Excerpts from a dataset:

____________________

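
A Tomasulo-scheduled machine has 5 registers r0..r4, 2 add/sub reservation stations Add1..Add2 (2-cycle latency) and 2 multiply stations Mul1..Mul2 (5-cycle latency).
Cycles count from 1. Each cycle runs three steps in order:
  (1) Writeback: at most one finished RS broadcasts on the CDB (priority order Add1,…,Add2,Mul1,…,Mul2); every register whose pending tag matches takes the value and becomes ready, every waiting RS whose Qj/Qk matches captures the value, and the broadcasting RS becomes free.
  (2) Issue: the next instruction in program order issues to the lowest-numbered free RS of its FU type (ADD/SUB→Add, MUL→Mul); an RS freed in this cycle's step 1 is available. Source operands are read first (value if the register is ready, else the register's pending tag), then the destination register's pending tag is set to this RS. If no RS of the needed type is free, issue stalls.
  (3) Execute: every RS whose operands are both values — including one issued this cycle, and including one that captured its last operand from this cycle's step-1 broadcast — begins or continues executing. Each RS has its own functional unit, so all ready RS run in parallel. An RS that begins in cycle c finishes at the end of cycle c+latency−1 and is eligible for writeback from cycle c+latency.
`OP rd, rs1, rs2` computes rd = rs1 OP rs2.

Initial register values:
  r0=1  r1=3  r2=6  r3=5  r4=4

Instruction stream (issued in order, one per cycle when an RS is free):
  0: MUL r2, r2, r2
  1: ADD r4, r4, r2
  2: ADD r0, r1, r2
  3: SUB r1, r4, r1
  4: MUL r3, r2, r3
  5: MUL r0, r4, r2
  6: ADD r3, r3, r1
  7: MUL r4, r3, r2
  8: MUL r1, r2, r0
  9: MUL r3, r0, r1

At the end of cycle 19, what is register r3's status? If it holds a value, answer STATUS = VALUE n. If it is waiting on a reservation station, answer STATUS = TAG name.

STATUS = VALUE 217

c1: issue MUL r2<-Mul1 | r0:1,r1:3,r2:Mul1,r3:5,r4:4
c2: issue ADD r4<-Add1 | r0:1,r1:3,r2:Mul1,r3:5,r4:Add1
c3: issue ADD r0<-Add2 | r0:Add2,r1:3,r2:Mul1,r3:5,r4:Add1
c4: stall | r0:Add2,r1:3,r2:Mul1,r3:5,r4:Add1
c5: stall | r0:Add2,r1:3,r2:Mul1,r3:5,r4:Add1
c6: CDB Mul1=36; stall | r0:Add2,r1:3,r2:36,r3:5,r4:Add1
c7: stall | r0:Add2,r1:3,r2:36,r3:5,r4:Add1
c8: CDB Add1=40; issue SUB r1<-Add1 | r0:Add2,r1:Add1,r2:36,r3:5,r4:40
c9: CDB Add2=39; issue MUL r3<-Mul1 | r0:39,r1:Add1,r2:36,r3:Mul1,r4:40
c10: CDB Add1=37; issue MUL r0<-Mul2 | r0:Mul2,r1:37,r2:36,r3:Mul1,r4:40
c11: issue ADD r3<-Add1 | r0:Mul2,r1:37,r2:36,r3:Add1,r4:40
c12: stall | r0:Mul2,r1:37,r2:36,r3:Add1,r4:40
c13: stall | r0:Mul2,r1:37,r2:36,r3:Add1,r4:40
c14: CDB Mul1=180; issue MUL r4<-Mul1 | r0:Mul2,r1:37,r2:36,r3:Add1,r4:Mul1
c15: CDB Mul2=1440; issue MUL r1<-Mul2 | r0:1440,r1:Mul2,r2:36,r3:Add1,r4:Mul1
c16: CDB Add1=217; stall | r0:1440,r1:Mul2,r2:36,r3:217,r4:Mul1
c17: stall | r0:1440,r1:Mul2,r2:36,r3:217,r4:Mul1
c18: stall | r0:1440,r1:Mul2,r2:36,r3:217,r4:Mul1
c19: stall | r0:1440,r1:Mul2,r2:36,r3:217,r4:Mul1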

____________________

- [Aim of the exercise] Return the full data, every line of it, with nothing altered.

- [Reply]
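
A Tomasulo-scheduled machine has 5 registers r0..r4, 2 add/sub reservation stations Add1..Add2 (2-cycle latency) and 2 multiply stations Mul1..Mul2 (5-cycle latency).
Cycles count from 1. Each cycle runs three steps in order:
  (1) Writeback: at most one finished RS broadcasts on the CDB (priority order Add1,…,Add2,Mul1,…,Mul2); every register whose pending tag matches takes the value and becomes ready, every waiting RS whose Qj/Qk matches captures the value, and the broadcasting RS becomes free.
  (2) Issue: the next instruction in program order issues to the lowest-numbered free RS of its FU type (ADD/SUB→Add, MUL→Mul); an RS freed in this cycle's step 1 is available. Source operands are read first (value if the register is ready, else the register's pending tag), then the destination register's pending tag is set to this RS. If no RS of the needed type is free, issue stalls.
  (3) Execute: every RS whose operands are both values — including one issued this cycle, and including one that captured its last operand from this cycle's step-1 broadcast — begins or continues executing. Each RS has its own functional unit, so all ready RS run in parallel. An RS that begins in cycle c finishes at the end of cycle c+latency−1 and is eligible for writeback from cycle c+latency.
`OP rd, rs1, rs2` computes rd = rs1 OP rs2.

Initial register values:
  r0=1  r1=3  r2=6  r3=5  r4=4

Instruction stream (issued in order, one per cycle when an RS is free):
  0: MUL r2, r2, r2
  1: ADD r4, r4, r2
  2: ADD r0, r1, r2
  3: SUB r1, r4, r1
  4: MUL r3, r2, r3
  5: MUL r0, r4, r2
  6: ADD r3, r3, r1
  7: MUL r4, r3, r2
  8: MUL r1, r2, r0
  9: MUL r3, r0, r1

At the end of cycle 19, what is register r3's status? If it holds a value, answer STATUS = VALUE n. If it is waiting on a reservation station, answer STATUS = TAG name.

STATUS = VALUE 217

c1: issue MUL r2<-Mul1 | r0:1,r1:3,r2:Mul1,r3:5,r4:4
c2: issue ADD r4<-Add1 | r0:1,r1:3,r2:Mul1,r3:5,r4:Add1
c3: issue ADD r0<-Add2 | r0:Add2,r1:3,r2:Mul1,r3:5,r4:Add1
c4: stall | r0:Add2,r1:3,r2:Mul1,r3:5,r4:Add1
c5: stall | r0:Add2,r1:3,r2:Mul1,r3:5,r4:Add1
c6: CDB Mul1=36; stall | r0:Add2,r1:3,r2:36,r3:5,r4:Add1
c7: stall | r0:Add2,r1:3,r2:36,r3:5,r4:Add1
c8: CDB Add1=40; issue SUB r1<-Add1 | r0:Add2,r1:Add1,r2:36,r3:5,r4:40
c9: CDB Add2=39; issue MUL r3<-Mul1 | r0:39,r1:Add1,r2:36,r3:Mul1,r4:40
c10: CDB Add1=37; issue MUL r0<-Mul2 | r0:Mul2,r1:37,r2:36,r3:Mul1,r4:40
c11: issue ADD r3<-Add1 | r0:Mul2,r1:37,r2:36,r3:Add1,r4:40
c12: stall | r0:Mul2,r1:37,r2:36,r3:Add1,r4:40
c13: stall | r0:Mul2,r1:37,r2:36,r3:Add1,r4:40
c14: CDB Mul1=180; issue MUL r4<-Mul1 | r0:Mul2,r1:37,r2:36,r3:Add1,r4:Mul1
c15: CDB Mul2=1440; issue MUL r1<-Mul2 | r0:1440,r1:Mul2,r2:36,r3:Add1,r4:Mul1
c16: CDB Add1=217; stall | r0:1440,r1:Mul2,r2:36,r3:217,r4:Mul1
c17: stall | r0:1440,r1:Mul2,r2:36,r3:217,r4:Mul1
c18: stall | r0:1440,r1:Mul2,r2:36,r3:217,r4:Mul1
c19: stall | r0:1440,r1:Mul2,r2:36,r3:217,r4:Mul1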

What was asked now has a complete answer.